Data items:
..........

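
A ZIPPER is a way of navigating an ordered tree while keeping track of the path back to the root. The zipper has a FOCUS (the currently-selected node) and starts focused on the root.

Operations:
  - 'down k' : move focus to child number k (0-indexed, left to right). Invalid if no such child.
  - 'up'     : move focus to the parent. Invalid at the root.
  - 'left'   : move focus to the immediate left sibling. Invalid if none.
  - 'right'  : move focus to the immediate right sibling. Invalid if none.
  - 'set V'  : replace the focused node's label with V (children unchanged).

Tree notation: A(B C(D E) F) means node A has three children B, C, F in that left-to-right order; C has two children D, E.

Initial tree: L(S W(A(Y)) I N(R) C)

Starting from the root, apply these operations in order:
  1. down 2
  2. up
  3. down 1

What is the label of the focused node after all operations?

Answer: W

Derivation:
Step 1 (down 2): focus=I path=2 depth=1 children=[] left=['S', 'W'] right=['N', 'C'] parent=L
Step 2 (up): focus=L path=root depth=0 children=['S', 'W', 'I', 'N', 'C'] (at root)
Step 3 (down 1): focus=W path=1 depth=1 children=['A'] left=['S'] right=['I', 'N', 'C'] parent=L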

..........

PROMPT:
Write out every entry once more, precisely as it stands.

YOUR SOLUTION:
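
A ZIPPER is a way of navigating an ordered tree while keeping track of the path back to the root. The zipper has a FOCUS (the currently-selected node) and starts focused on the root.

Operations:
  - 'down k' : move focus to child number k (0-indexed, left to right). Invalid if no such child.
  - 'up'     : move focus to the parent. Invalid at the root.
  - 'left'   : move focus to the immediate left sibling. Invalid if none.
  - 'right'  : move focus to the immediate right sibling. Invalid if none.
  - 'set V'  : replace the focused node's label with V (children unchanged).

Tree notation: A(B C(D E) F) means node A has three children B, C, F in that left-to-right order; C has two children D, E.

Initial tree: L(S W(A(Y)) I N(R) C)

Starting from the root, apply these operations in order:
  1. down 2
  2. up
  3. down 1

What is the label of the focused node after all operations?

Answer: W

Derivation:
Step 1 (down 2): focus=I path=2 depth=1 children=[] left=['S', 'W'] right=['N', 'C'] parent=L
Step 2 (up): focus=L path=root depth=0 children=['S', 'W', 'I', 'N', 'C'] (at root)
Step 3 (down 1): focus=W path=1 depth=1 children=['A'] left=['S'] right=['I', 'N', 'C'] parent=L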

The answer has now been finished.